__TASK ITEM__:
Restating the records exactly is the whole task.

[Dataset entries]

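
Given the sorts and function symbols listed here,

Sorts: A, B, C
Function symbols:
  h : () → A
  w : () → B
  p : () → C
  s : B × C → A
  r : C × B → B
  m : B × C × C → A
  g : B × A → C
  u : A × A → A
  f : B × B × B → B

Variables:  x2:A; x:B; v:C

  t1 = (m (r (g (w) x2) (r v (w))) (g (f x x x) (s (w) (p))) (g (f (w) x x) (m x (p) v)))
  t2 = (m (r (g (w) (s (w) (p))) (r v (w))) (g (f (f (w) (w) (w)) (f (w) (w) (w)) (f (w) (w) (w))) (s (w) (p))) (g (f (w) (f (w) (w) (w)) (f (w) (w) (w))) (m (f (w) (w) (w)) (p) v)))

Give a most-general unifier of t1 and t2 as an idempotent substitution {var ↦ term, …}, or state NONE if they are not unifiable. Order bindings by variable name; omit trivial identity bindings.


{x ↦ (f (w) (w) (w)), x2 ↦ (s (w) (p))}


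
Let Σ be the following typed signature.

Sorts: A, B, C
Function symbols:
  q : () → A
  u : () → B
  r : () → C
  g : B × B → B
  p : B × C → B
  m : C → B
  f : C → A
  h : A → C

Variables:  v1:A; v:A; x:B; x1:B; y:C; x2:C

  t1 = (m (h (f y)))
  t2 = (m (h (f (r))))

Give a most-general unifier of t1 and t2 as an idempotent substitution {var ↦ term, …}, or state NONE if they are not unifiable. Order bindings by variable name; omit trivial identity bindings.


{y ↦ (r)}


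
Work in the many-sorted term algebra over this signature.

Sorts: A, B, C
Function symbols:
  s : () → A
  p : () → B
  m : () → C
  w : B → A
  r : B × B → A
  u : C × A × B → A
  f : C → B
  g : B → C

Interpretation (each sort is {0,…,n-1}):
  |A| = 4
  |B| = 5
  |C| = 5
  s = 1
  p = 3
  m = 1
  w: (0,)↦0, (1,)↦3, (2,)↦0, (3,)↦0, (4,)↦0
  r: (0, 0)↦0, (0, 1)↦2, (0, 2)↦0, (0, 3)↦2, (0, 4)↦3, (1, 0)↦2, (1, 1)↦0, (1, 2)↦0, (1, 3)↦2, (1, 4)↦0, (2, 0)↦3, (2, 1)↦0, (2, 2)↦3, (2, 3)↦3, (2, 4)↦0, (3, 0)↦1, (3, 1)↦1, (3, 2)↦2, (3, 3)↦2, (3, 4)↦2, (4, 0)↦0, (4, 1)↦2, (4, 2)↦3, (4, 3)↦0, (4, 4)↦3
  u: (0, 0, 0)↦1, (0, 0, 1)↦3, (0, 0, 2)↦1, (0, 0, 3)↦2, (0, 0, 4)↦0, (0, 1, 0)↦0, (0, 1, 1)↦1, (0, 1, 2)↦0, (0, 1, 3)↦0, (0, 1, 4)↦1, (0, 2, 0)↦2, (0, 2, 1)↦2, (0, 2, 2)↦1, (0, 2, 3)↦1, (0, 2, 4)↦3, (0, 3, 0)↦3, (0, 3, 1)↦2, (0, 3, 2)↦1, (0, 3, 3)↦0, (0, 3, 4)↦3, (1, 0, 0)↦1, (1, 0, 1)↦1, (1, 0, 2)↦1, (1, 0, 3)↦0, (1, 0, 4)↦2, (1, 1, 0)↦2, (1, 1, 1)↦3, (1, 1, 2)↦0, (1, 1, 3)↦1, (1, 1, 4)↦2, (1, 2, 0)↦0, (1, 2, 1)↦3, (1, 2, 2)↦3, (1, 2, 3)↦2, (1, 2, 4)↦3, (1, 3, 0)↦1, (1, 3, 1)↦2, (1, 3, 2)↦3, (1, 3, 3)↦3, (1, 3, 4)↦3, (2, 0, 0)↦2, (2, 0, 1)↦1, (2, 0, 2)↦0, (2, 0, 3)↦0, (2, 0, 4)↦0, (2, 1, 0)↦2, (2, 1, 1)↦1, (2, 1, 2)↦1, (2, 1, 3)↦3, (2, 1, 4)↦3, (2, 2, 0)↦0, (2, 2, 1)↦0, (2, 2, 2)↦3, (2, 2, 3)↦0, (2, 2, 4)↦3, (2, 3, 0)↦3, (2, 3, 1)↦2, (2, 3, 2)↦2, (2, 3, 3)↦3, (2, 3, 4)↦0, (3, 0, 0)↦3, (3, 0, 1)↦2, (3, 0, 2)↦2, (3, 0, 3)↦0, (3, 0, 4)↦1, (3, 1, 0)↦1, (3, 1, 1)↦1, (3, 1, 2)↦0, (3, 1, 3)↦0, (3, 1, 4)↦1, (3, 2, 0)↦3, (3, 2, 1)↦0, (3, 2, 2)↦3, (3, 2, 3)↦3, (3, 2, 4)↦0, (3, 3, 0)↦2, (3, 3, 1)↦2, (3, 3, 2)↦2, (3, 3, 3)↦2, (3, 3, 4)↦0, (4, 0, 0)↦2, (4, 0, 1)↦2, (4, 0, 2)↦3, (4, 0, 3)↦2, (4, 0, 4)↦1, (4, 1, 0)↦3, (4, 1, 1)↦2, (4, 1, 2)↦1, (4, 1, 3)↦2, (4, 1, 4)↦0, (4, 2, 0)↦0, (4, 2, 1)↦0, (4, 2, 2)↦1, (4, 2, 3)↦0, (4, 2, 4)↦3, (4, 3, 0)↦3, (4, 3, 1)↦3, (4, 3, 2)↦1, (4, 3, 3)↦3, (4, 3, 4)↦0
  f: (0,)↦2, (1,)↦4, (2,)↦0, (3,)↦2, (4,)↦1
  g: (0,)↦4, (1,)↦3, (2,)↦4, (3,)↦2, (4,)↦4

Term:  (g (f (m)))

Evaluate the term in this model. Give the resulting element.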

__REPLY TO THE TASK__:
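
Given the sorts and function symbols listed here,

Sorts: A, B, C
Function symbols:
  h : () → A
  w : () → B
  p : () → C
  s : B × C → A
  r : C × B → B
  m : B × C × C → A
  g : B × A → C
  u : A × A → A
  f : B × B × B → B

Variables:  x2:A; x:B; v:C

  t1 = (m (r (g (w) x2) (r v (w))) (g (f x x x) (s (w) (p))) (g (f (w) x x) (m x (p) v)))
  t2 = (m (r (g (w) (s (w) (p))) (r v (w))) (g (f (f (w) (w) (w)) (f (w) (w) (w)) (f (w) (w) (w))) (s (w) (p))) (g (f (w) (f (w) (w) (w)) (f (w) (w) (w))) (m (f (w) (w) (w)) (p) v)))

Give a most-general unifier of t1 and t2 as an idempotent substitution {var ↦ term, …}, or state NONE if they are not unifiable. Order bindings by variable name; omit trivial identity bindings.


{x ↦ (f (w) (w) (w)), x2 ↦ (s (w) (p))}


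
Let Σ be the following typed signature.

Sorts: A, B, C
Function symbols:
  q : () → A
  u : () → B
  r : () → C
  g : B × B → B
  p : B × C → B
  m : C → B
  f : C → A
  h : A → C

Variables:  v1:A; v:A; x:B; x1:B; y:C; x2:C

  t1 = (m (h (f y)))
  t2 = (m (h (f (r))))

Give a most-general unifier of t1 and t2 as an idempotent substitution {var ↦ term, …}, or state NONE if they are not unifiable. Order bindings by variable name; omit trivial identity bindings.


{y ↦ (r)}


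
Work in the many-sorted term algebra over this signature.

Sorts: A, B, C
Function symbols:
  s : () → A
  p : () → B
  m : () → C
  w : B → A
  r : B × B → A
  u : C × A × B → A
  f : C → B
  g : B → C

Interpretation (each sort is {0,…,n-1}):
  |A| = 4
  |B| = 5
  |C| = 5
  s = 1
  p = 3
  m = 1
  w: (0,)↦0, (1,)↦3, (2,)↦0, (3,)↦0, (4,)↦0
  r: (0, 0)↦0, (0, 1)↦2, (0, 2)↦0, (0, 3)↦2, (0, 4)↦3, (1, 0)↦2, (1, 1)↦0, (1, 2)↦0, (1, 3)↦2, (1, 4)↦0, (2, 0)↦3, (2, 1)↦0, (2, 2)↦3, (2, 3)↦3, (2, 4)↦0, (3, 0)↦1, (3, 1)↦1, (3, 2)↦2, (3, 3)↦2, (3, 4)↦2, (4, 0)↦0, (4, 1)↦2, (4, 2)↦3, (4, 3)↦0, (4, 4)↦3
  u: (0, 0, 0)↦1, (0, 0, 1)↦3, (0, 0, 2)↦1, (0, 0, 3)↦2, (0, 0, 4)↦0, (0, 1, 0)↦0, (0, 1, 1)↦1, (0, 1, 2)↦0, (0, 1, 3)↦0, (0, 1, 4)↦1, (0, 2, 0)↦2, (0, 2, 1)↦2, (0, 2, 2)↦1, (0, 2, 3)↦1, (0, 2, 4)↦3, (0, 3, 0)↦3, (0, 3, 1)↦2, (0, 3, 2)↦1, (0, 3, 3)↦0, (0, 3, 4)↦3, (1, 0, 0)↦1, (1, 0, 1)↦1, (1, 0, 2)↦1, (1, 0, 3)↦0, (1, 0, 4)↦2, (1, 1, 0)↦2, (1, 1, 1)↦3, (1, 1, 2)↦0, (1, 1, 3)↦1, (1, 1, 4)↦2, (1, 2, 0)↦0, (1, 2, 1)↦3, (1, 2, 2)↦3, (1, 2, 3)↦2, (1, 2, 4)↦3, (1, 3, 0)↦1, (1, 3, 1)↦2, (1, 3, 2)↦3, (1, 3, 3)↦3, (1, 3, 4)↦3, (2, 0, 0)↦2, (2, 0, 1)↦1, (2, 0, 2)↦0, (2, 0, 3)↦0, (2, 0, 4)↦0, (2, 1, 0)↦2, (2, 1, 1)↦1, (2, 1, 2)↦1, (2, 1, 3)↦3, (2, 1, 4)↦3, (2, 2, 0)↦0, (2, 2, 1)↦0, (2, 2, 2)↦3, (2, 2, 3)↦0, (2, 2, 4)↦3, (2, 3, 0)↦3, (2, 3, 1)↦2, (2, 3, 2)↦2, (2, 3, 3)↦3, (2, 3, 4)↦0, (3, 0, 0)↦3, (3, 0, 1)↦2, (3, 0, 2)↦2, (3, 0, 3)↦0, (3, 0, 4)↦1, (3, 1, 0)↦1, (3, 1, 1)↦1, (3, 1, 2)↦0, (3, 1, 3)↦0, (3, 1, 4)↦1, (3, 2, 0)↦3, (3, 2, 1)↦0, (3, 2, 2)↦3, (3, 2, 3)↦3, (3, 2, 4)↦0, (3, 3, 0)↦2, (3, 3, 1)↦2, (3, 3, 2)↦2, (3, 3, 3)↦2, (3, 3, 4)↦0, (4, 0, 0)↦2, (4, 0, 1)↦2, (4, 0, 2)↦3, (4, 0, 3)↦2, (4, 0, 4)↦1, (4, 1, 0)↦3, (4, 1, 1)↦2, (4, 1, 2)↦1, (4, 1, 3)↦2, (4, 1, 4)↦0, (4, 2, 0)↦0, (4, 2, 1)↦0, (4, 2, 2)↦1, (4, 2, 3)↦0, (4, 2, 4)↦3, (4, 3, 0)↦3, (4, 3, 1)↦3, (4, 3, 2)↦1, (4, 3, 3)↦3, (4, 3, 4)↦0
  f: (0,)↦2, (1,)↦4, (2,)↦0, (3,)↦2, (4,)↦1
  g: (0,)↦4, (1,)↦3, (2,)↦4, (3,)↦2, (4,)↦4

Term:  (g (f (m)))

Evaluate the term in this model. Give the resulting element.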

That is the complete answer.